◆ Your goal ◆
Only one stretch of the data below is wanted: the lines from the one with "Policy μ (state→action): [1, 2, 2, 2, 0, 2]" through the one with "Reward vector r = [-2, 3, 1, 1, -2, 4]", repeated exactly.

◆ The data ◆
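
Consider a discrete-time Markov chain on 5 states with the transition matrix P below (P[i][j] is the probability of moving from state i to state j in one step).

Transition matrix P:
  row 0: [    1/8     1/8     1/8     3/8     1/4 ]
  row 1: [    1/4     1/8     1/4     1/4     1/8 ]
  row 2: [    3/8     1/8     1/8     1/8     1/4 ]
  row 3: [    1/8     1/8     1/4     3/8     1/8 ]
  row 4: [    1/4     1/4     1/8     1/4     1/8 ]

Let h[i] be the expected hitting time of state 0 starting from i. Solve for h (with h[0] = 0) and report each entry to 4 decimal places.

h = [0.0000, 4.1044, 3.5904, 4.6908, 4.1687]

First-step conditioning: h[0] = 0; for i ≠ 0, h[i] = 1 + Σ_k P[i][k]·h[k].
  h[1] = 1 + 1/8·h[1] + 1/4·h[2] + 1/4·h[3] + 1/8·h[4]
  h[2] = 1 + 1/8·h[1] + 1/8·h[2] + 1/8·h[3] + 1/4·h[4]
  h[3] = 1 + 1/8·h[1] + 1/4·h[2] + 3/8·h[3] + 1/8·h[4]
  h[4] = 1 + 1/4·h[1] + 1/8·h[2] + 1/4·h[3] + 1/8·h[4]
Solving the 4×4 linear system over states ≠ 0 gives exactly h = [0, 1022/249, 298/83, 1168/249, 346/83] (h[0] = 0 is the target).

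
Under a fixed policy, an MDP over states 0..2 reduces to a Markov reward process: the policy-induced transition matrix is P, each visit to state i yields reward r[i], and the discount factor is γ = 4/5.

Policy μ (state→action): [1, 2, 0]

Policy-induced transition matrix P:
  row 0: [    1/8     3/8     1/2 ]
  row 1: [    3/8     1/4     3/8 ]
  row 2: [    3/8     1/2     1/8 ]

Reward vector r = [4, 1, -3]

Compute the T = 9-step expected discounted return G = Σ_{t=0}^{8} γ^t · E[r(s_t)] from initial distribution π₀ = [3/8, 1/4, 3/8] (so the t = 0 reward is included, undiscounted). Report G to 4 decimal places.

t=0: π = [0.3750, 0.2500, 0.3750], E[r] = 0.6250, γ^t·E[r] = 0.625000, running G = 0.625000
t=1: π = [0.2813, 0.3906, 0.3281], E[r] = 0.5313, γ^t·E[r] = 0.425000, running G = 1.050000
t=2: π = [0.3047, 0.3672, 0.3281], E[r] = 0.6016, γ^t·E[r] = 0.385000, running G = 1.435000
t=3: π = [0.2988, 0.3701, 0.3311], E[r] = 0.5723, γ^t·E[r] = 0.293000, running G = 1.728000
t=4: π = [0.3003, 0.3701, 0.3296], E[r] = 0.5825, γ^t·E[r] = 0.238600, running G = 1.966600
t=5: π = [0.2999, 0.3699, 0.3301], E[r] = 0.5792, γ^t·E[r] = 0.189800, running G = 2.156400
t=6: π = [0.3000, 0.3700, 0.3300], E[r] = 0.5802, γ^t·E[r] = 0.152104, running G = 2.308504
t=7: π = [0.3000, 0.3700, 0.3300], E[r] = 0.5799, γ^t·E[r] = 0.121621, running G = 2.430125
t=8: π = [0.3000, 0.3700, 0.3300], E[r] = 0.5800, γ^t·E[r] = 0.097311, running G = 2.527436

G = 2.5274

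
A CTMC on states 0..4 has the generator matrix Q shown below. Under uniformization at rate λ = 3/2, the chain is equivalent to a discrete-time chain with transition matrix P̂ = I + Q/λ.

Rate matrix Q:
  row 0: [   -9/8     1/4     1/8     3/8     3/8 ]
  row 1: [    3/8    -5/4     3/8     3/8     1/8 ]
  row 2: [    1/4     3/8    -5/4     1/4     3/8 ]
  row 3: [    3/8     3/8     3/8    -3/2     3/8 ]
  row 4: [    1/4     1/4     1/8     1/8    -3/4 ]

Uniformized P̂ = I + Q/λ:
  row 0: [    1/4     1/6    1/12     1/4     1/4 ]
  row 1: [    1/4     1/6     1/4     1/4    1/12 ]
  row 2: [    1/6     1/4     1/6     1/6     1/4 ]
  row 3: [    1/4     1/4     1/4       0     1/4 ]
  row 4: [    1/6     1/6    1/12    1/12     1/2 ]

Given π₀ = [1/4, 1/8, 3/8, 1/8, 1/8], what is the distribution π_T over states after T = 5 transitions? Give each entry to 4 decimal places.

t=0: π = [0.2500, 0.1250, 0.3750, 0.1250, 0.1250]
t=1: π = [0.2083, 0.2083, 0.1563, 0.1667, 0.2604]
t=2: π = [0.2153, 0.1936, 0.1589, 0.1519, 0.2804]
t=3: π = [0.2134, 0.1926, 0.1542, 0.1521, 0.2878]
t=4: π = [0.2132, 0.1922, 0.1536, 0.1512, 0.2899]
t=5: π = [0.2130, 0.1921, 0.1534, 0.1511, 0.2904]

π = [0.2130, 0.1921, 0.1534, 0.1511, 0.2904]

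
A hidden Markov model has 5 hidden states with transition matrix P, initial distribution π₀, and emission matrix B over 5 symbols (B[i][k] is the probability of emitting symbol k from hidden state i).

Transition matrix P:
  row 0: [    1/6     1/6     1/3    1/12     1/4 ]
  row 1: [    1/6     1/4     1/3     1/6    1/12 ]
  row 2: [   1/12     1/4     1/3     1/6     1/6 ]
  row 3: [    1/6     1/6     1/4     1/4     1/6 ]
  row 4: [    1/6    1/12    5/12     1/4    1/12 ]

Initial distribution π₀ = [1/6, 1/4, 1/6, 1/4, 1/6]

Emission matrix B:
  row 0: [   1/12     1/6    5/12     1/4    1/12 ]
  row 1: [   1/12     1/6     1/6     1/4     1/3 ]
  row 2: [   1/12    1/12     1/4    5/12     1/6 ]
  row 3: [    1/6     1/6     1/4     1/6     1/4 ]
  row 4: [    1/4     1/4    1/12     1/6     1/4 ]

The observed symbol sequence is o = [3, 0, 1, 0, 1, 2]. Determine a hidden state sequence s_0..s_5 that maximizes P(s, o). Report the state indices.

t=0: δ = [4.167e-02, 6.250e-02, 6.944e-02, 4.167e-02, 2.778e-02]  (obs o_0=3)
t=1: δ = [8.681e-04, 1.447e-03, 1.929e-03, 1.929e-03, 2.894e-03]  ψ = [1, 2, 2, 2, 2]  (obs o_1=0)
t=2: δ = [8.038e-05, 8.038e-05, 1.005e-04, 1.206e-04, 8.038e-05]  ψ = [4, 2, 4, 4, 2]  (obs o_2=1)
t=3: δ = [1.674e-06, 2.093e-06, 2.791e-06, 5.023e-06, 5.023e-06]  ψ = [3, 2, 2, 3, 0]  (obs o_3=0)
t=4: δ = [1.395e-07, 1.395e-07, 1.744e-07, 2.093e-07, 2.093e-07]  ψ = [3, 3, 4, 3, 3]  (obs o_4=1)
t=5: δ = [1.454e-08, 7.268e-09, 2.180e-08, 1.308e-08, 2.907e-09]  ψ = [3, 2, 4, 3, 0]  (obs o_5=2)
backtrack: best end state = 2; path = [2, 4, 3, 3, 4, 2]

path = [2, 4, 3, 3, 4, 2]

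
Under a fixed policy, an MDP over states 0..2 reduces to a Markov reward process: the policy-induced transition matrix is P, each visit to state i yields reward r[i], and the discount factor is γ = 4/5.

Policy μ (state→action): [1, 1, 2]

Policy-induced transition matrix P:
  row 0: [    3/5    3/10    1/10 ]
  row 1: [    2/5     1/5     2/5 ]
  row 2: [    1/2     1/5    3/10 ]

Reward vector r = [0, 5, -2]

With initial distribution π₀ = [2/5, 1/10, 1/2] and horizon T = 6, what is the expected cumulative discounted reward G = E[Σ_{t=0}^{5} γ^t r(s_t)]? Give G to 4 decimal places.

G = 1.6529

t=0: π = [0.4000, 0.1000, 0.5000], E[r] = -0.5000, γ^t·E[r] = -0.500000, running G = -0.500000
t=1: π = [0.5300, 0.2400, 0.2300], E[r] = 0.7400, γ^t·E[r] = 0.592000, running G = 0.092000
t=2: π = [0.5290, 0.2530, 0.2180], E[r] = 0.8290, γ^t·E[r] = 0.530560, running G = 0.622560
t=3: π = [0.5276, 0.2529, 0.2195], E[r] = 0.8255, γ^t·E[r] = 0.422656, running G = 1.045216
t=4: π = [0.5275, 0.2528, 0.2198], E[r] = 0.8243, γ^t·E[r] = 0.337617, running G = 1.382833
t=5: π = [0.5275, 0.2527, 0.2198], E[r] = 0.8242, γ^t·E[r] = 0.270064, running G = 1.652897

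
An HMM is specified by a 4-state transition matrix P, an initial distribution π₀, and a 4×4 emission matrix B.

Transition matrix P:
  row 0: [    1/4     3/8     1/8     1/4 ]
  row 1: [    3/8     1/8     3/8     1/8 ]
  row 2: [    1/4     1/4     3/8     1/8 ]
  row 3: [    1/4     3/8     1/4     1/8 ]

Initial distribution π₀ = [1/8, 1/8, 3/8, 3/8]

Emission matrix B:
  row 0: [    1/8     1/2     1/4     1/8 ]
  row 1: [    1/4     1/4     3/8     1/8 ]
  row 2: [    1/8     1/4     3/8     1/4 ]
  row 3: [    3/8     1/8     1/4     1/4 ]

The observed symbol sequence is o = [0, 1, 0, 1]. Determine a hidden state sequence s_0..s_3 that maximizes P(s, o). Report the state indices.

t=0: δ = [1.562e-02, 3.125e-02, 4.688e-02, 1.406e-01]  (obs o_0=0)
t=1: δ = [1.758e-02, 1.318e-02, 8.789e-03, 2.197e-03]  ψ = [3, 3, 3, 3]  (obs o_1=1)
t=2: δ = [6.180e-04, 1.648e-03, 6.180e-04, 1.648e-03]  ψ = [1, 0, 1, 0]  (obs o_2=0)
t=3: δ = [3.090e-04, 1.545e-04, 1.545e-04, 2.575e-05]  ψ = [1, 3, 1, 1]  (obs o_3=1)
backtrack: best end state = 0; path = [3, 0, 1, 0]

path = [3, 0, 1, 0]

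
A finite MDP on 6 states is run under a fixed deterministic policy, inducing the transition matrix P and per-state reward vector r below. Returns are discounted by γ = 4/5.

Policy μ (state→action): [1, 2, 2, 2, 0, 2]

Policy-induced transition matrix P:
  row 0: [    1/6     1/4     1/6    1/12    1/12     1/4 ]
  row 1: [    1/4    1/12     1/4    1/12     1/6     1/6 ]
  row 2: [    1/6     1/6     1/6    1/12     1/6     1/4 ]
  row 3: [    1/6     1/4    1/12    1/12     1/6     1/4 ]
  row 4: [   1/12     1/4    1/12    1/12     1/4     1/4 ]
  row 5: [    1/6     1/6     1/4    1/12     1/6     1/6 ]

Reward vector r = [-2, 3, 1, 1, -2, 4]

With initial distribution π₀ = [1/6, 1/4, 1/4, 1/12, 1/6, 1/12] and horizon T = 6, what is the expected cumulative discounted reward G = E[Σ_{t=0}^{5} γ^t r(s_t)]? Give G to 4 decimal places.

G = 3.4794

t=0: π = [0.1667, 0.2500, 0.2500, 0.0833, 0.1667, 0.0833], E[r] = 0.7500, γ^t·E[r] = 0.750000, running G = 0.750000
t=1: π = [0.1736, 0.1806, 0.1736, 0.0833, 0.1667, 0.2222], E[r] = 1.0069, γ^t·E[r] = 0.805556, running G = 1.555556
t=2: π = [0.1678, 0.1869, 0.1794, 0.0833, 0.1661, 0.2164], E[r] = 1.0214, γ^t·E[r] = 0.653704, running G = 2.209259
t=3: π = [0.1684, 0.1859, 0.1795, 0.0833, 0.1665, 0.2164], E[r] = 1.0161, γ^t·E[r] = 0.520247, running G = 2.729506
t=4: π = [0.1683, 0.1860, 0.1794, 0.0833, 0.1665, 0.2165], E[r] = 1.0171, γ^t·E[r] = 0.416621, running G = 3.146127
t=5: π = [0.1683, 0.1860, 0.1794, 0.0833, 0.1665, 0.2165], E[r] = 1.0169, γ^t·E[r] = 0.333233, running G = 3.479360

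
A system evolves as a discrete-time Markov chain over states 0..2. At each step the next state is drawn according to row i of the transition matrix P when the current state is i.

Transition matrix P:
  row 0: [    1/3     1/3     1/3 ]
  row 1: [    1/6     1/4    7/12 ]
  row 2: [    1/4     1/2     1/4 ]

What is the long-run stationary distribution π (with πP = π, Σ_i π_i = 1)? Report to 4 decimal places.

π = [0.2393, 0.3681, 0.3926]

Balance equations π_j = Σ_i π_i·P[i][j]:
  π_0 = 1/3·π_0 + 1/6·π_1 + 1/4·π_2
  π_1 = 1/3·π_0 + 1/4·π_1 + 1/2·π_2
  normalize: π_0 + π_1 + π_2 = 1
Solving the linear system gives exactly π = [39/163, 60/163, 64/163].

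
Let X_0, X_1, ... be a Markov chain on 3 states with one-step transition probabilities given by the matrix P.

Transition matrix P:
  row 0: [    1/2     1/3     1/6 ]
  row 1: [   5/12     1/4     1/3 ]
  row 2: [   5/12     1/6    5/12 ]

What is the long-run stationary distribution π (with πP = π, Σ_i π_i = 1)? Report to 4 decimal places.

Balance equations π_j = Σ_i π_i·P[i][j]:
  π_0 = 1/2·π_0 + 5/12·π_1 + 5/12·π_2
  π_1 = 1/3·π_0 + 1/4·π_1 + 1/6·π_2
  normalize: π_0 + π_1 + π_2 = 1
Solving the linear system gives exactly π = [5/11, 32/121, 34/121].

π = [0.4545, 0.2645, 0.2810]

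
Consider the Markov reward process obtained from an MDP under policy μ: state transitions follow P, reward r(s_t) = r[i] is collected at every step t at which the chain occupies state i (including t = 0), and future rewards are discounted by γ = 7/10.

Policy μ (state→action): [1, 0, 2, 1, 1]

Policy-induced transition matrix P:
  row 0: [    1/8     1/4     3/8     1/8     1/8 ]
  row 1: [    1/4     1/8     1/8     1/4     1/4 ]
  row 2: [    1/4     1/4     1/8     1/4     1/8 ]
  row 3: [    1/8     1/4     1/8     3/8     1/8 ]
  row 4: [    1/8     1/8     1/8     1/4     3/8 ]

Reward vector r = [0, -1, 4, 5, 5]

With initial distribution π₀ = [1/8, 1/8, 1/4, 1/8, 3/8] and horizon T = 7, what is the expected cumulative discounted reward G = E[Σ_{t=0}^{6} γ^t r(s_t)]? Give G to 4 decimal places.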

◆ Solution to this exercise ◆
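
Policy μ (state→action): [1, 2, 2, 2, 0, 2]

Policy-induced transition matrix P:
  row 0: [    1/6     1/4     1/6    1/12    1/12     1/4 ]
  row 1: [    1/4    1/12     1/4    1/12     1/6     1/6 ]
  row 2: [    1/6     1/6     1/6    1/12     1/6     1/4 ]
  row 3: [    1/6     1/4    1/12    1/12     1/6     1/4 ]
  row 4: [   1/12     1/4    1/12    1/12     1/4     1/4 ]
  row 5: [    1/6     1/6     1/4    1/12     1/6     1/6 ]

Reward vector r = [-2, 3, 1, 1, -2, 4]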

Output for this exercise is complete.